Stored items:
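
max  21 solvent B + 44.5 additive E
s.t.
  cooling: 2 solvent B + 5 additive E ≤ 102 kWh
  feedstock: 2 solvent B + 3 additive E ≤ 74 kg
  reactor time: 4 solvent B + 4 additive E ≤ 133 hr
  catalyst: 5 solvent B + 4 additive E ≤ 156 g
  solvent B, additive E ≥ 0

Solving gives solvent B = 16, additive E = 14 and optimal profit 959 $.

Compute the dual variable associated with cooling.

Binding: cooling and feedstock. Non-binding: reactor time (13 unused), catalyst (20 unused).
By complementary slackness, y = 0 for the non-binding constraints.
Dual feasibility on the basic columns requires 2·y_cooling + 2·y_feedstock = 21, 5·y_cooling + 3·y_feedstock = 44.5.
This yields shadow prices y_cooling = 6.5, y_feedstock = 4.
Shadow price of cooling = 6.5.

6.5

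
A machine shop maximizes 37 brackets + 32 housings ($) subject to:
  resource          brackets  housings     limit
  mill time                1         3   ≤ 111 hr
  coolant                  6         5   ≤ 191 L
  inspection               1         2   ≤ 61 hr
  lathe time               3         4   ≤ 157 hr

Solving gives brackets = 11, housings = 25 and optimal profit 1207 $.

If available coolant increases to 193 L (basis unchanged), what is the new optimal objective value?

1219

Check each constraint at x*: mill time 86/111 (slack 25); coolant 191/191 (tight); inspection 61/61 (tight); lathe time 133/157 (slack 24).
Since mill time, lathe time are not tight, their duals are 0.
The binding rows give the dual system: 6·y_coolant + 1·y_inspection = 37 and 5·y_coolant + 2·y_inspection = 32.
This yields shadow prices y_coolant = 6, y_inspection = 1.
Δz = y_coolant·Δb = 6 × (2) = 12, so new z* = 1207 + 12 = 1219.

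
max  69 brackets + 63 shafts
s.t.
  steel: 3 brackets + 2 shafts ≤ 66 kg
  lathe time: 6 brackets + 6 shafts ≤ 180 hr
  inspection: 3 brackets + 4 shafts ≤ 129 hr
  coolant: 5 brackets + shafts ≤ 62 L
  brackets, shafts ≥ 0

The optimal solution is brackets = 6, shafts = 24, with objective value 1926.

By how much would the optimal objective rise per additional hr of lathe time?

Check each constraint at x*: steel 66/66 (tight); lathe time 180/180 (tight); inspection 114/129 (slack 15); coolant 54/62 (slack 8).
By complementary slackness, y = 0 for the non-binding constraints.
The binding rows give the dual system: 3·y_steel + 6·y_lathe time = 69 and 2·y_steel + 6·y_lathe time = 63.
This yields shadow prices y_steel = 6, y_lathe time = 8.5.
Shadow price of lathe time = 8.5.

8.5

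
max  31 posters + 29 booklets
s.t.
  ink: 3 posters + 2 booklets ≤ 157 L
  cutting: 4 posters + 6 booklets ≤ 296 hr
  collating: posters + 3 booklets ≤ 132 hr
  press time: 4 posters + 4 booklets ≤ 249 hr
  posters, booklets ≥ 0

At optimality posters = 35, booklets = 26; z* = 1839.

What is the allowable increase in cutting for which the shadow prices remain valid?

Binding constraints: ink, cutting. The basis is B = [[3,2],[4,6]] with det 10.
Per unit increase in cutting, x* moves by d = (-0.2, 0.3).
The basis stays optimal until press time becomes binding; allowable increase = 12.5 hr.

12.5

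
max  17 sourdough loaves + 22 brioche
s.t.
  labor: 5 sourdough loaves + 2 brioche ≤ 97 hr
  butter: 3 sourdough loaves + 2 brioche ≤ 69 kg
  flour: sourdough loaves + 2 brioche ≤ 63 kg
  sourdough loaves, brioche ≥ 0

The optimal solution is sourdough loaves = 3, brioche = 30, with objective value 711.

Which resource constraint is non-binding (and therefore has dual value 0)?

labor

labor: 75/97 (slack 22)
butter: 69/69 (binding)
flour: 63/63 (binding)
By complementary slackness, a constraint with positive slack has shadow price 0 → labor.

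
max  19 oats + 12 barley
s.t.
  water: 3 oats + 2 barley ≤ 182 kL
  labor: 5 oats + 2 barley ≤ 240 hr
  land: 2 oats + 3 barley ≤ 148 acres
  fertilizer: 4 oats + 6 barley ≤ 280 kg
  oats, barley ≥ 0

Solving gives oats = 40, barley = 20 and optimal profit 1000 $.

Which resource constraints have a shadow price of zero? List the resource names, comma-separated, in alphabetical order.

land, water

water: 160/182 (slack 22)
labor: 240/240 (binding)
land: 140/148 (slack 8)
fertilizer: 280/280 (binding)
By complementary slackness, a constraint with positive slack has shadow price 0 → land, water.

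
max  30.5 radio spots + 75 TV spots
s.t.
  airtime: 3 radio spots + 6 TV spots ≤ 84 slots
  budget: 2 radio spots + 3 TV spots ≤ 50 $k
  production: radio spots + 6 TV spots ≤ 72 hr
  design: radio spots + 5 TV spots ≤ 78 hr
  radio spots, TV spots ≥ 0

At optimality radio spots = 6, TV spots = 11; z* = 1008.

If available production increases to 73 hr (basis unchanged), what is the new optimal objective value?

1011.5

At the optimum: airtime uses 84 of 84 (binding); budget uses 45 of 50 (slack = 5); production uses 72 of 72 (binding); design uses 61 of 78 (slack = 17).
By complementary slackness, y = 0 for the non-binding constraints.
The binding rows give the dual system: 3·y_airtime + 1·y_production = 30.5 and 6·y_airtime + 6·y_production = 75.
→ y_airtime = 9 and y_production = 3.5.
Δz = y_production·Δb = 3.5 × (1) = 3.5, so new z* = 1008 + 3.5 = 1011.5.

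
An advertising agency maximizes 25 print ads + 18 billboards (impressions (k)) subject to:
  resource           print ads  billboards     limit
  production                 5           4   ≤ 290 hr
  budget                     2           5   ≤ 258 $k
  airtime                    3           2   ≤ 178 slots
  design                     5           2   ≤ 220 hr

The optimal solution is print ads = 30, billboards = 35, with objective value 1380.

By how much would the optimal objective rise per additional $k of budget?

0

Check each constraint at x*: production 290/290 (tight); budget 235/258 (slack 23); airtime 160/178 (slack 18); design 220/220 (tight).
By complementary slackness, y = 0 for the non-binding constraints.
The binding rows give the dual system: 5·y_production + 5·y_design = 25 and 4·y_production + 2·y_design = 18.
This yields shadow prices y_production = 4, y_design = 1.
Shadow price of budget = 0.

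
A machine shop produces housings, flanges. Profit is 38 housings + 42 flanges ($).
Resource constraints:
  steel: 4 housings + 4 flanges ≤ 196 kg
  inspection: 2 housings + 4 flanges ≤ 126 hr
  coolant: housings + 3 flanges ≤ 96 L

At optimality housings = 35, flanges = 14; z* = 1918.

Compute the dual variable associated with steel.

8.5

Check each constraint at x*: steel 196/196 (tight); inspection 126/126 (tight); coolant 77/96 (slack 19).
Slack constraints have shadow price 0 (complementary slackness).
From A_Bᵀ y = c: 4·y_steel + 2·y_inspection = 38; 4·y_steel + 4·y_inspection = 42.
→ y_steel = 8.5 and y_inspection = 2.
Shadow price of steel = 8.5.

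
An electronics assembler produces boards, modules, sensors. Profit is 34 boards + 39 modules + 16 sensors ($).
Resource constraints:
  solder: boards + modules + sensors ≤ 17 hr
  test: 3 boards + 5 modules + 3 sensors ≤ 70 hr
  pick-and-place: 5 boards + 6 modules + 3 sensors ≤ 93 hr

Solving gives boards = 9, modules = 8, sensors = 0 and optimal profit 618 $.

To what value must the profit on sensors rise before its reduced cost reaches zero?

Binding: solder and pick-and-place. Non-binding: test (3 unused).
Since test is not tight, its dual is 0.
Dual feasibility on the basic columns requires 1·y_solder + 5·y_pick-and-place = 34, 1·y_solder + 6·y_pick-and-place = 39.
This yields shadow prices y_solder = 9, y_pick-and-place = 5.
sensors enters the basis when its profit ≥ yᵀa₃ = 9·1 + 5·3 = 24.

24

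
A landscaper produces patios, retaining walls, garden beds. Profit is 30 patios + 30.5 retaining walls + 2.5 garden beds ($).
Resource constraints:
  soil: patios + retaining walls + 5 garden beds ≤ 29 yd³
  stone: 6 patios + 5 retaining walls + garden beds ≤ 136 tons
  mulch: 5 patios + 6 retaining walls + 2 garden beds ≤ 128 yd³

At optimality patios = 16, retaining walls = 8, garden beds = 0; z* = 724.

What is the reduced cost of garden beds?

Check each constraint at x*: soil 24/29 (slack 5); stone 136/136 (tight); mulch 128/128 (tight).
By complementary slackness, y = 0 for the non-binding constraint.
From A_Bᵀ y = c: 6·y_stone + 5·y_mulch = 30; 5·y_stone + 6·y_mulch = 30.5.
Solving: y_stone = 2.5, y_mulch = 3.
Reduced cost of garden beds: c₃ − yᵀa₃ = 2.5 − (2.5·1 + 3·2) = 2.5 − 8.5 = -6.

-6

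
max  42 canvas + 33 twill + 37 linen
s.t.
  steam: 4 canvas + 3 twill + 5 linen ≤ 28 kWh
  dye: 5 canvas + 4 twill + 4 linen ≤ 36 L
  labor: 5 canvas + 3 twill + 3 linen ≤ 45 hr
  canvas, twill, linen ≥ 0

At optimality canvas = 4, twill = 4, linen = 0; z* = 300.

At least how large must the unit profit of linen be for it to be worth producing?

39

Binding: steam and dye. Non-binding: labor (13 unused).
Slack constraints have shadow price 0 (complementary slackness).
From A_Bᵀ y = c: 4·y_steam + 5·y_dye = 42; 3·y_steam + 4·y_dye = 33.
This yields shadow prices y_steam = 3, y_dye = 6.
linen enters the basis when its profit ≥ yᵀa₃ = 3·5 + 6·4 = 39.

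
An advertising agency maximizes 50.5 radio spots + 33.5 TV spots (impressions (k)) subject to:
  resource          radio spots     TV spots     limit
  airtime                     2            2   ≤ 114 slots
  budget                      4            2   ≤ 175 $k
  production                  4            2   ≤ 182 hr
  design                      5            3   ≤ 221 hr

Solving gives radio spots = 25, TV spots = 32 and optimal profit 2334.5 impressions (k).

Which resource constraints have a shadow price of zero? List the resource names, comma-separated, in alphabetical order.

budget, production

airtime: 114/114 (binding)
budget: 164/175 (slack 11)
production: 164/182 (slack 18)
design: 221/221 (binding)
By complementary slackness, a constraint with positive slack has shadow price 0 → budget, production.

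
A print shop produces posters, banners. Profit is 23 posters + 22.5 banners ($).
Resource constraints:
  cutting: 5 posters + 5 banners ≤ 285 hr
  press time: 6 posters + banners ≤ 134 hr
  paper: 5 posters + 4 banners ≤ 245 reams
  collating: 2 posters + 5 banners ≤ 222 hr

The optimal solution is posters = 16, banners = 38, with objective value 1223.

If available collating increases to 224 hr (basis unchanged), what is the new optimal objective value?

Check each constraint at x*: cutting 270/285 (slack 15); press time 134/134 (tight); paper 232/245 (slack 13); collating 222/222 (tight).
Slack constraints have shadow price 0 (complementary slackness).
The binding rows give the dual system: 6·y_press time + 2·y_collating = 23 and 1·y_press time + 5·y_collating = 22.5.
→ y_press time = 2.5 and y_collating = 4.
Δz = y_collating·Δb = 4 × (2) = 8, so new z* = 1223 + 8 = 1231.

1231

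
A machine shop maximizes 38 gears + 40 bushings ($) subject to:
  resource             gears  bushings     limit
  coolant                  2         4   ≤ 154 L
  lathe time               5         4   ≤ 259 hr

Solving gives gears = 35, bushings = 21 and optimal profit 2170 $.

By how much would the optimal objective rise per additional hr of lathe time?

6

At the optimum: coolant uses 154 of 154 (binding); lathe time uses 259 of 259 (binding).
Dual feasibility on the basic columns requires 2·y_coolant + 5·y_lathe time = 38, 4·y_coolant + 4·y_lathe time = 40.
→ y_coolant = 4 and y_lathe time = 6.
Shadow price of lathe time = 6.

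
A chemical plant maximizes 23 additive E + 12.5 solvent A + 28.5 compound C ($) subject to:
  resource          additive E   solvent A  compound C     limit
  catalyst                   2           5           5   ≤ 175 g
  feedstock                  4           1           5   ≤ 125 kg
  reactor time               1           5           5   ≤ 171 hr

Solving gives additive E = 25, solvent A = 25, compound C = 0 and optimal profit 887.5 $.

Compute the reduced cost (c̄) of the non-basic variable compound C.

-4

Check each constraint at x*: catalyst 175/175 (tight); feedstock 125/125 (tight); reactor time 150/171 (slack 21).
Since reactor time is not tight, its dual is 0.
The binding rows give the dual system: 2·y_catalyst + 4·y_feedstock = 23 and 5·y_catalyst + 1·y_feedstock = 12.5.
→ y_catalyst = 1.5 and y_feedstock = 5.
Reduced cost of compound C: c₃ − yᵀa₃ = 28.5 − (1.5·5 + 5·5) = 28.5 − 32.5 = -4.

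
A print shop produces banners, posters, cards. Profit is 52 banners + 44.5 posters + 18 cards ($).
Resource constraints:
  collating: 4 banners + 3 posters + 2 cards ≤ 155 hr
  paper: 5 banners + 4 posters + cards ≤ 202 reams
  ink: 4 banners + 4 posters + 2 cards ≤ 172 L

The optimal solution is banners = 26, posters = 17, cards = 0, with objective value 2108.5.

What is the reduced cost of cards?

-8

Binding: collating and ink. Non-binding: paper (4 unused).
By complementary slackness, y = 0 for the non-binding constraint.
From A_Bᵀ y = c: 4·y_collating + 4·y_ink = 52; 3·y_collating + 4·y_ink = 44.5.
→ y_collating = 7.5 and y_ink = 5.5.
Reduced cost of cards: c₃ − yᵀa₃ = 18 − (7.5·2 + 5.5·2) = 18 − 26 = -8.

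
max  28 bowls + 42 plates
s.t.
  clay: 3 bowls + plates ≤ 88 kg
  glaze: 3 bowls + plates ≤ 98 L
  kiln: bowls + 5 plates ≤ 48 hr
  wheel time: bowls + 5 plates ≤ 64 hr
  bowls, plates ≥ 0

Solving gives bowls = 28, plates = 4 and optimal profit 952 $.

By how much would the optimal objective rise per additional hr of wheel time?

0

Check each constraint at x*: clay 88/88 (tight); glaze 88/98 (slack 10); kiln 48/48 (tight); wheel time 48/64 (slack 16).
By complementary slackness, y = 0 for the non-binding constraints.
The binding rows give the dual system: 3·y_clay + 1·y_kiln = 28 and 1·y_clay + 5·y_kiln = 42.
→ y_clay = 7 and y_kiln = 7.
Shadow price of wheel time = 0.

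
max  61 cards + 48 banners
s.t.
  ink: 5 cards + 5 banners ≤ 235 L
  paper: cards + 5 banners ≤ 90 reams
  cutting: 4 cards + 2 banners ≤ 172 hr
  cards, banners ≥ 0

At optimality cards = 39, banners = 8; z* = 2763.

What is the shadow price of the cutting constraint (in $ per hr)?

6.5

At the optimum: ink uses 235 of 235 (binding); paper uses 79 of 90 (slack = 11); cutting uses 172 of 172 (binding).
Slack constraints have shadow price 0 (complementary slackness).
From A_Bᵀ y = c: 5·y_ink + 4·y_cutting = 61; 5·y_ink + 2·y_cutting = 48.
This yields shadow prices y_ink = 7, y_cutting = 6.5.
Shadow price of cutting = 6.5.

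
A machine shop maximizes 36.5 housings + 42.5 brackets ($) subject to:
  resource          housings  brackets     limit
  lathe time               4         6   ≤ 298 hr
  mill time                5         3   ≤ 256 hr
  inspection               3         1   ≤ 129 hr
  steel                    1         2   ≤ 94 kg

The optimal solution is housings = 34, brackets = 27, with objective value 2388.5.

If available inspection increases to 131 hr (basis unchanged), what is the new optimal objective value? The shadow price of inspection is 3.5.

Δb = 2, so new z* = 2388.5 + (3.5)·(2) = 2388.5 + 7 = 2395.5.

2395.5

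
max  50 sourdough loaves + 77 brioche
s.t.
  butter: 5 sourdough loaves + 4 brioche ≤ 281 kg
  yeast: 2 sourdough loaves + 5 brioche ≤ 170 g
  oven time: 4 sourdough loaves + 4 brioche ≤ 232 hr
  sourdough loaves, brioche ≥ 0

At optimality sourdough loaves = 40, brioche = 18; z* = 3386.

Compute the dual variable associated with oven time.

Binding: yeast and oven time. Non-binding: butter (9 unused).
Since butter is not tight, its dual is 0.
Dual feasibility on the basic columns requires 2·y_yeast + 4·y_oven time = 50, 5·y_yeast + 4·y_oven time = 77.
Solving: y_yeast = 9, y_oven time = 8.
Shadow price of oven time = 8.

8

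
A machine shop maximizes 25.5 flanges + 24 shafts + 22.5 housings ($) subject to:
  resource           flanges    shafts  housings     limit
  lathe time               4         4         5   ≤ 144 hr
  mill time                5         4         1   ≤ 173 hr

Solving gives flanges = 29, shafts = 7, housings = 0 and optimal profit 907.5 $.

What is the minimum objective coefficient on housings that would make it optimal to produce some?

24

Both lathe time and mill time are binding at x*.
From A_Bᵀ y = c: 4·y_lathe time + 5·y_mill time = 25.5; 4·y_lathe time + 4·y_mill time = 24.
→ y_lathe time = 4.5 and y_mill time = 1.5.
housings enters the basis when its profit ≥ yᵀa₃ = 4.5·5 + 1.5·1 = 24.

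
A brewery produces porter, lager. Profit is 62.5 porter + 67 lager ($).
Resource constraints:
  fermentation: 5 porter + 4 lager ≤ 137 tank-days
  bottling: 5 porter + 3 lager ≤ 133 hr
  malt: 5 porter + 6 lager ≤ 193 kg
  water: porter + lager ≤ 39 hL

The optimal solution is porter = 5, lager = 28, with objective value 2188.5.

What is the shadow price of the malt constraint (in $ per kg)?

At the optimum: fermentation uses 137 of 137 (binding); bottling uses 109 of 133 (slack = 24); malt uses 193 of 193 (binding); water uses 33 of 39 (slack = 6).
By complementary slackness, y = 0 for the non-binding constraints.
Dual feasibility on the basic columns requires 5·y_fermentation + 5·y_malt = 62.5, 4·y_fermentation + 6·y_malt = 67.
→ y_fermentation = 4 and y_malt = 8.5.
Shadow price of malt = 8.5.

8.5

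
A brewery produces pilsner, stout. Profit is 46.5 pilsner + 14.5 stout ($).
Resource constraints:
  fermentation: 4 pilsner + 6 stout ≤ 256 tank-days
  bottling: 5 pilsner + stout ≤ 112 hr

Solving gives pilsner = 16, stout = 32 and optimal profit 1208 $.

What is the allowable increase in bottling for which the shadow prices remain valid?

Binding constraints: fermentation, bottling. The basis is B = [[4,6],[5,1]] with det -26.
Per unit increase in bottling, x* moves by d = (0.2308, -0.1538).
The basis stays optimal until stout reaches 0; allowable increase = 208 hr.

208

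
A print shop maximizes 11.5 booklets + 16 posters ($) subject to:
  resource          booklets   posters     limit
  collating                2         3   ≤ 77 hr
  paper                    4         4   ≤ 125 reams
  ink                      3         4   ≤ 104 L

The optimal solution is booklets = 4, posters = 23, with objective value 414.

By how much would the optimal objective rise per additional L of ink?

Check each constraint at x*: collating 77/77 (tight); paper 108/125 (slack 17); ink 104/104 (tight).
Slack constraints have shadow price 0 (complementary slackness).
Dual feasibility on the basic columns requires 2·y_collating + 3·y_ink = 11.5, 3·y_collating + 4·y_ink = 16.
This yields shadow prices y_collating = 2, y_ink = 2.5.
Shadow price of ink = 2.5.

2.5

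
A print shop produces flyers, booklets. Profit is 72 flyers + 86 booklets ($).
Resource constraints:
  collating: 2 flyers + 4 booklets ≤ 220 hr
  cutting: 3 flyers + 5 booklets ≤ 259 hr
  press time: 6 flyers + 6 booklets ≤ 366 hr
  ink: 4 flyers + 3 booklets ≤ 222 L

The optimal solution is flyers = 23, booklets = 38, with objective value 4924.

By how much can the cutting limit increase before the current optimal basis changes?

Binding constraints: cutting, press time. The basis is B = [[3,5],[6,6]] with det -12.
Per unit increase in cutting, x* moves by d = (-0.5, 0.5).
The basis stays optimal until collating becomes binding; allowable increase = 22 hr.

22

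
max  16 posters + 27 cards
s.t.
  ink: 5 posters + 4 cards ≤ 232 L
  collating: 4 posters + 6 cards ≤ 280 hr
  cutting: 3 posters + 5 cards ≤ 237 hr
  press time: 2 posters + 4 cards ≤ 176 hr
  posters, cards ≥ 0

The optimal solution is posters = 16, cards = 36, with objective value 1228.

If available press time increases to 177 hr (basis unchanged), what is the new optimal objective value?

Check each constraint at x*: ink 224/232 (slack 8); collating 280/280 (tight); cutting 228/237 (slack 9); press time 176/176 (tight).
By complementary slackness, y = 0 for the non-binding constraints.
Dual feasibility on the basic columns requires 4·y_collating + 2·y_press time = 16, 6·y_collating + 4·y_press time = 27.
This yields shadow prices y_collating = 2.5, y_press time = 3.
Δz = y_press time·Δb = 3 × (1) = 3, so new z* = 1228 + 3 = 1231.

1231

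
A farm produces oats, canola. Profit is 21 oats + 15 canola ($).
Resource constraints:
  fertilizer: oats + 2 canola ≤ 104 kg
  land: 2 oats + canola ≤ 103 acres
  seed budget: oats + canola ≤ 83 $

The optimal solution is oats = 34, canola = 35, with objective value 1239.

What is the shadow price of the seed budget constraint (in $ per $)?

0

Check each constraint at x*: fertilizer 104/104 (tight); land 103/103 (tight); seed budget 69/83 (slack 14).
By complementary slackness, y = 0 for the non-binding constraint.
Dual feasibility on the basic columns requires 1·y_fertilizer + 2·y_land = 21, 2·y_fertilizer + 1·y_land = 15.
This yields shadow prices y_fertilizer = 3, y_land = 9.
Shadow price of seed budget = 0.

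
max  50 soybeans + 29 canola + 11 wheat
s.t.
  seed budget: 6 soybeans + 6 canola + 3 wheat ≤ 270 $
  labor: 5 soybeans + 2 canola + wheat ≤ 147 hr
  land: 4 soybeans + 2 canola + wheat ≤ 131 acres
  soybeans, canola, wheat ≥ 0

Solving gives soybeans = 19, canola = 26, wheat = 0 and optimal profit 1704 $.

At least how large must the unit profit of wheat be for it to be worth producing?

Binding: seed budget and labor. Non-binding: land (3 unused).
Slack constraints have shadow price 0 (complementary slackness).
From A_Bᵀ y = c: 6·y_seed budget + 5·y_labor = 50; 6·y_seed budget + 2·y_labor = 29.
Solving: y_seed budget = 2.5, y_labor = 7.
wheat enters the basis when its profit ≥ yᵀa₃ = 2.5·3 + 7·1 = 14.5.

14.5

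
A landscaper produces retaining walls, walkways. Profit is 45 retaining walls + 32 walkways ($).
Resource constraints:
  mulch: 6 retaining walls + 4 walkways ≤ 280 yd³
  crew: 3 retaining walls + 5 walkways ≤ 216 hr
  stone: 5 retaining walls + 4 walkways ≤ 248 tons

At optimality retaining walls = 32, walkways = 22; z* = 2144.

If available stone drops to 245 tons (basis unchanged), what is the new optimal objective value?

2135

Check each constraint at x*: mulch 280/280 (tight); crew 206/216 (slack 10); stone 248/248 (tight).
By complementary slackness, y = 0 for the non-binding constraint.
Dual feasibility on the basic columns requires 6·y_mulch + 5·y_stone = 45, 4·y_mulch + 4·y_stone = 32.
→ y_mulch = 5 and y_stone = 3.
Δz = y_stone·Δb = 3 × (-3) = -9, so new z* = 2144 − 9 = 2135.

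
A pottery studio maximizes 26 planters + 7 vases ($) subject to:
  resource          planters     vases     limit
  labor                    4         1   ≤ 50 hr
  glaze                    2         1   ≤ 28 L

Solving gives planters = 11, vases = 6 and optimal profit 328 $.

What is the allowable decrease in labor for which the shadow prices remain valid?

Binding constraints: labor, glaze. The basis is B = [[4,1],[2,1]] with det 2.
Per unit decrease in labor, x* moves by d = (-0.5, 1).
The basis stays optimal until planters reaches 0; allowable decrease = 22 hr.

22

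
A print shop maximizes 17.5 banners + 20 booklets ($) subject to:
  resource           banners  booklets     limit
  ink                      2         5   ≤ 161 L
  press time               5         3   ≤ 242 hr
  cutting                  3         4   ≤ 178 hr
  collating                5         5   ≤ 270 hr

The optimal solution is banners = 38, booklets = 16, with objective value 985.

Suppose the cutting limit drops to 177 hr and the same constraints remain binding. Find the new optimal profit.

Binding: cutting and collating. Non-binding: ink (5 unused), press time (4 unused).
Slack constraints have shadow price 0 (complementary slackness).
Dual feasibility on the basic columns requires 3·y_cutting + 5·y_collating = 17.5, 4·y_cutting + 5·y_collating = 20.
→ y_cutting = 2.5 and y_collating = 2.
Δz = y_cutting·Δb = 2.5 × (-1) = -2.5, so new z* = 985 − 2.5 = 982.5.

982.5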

GOAL OF THE EXERCISE:
The answer must consist of every line from the entries that holds the string "pilsner".

RESPONSE AREA:
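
A brewery produces pilsner, stout. Profit is 46.5 pilsner + 14.5 stout ($).
  fermentation: 4 pilsner + 6 stout ≤ 256 tank-days
  bottling: 5 pilsner + stout ≤ 112 hr
Solving gives pilsner = 16, stout = 32 and optimal profit 1208 $.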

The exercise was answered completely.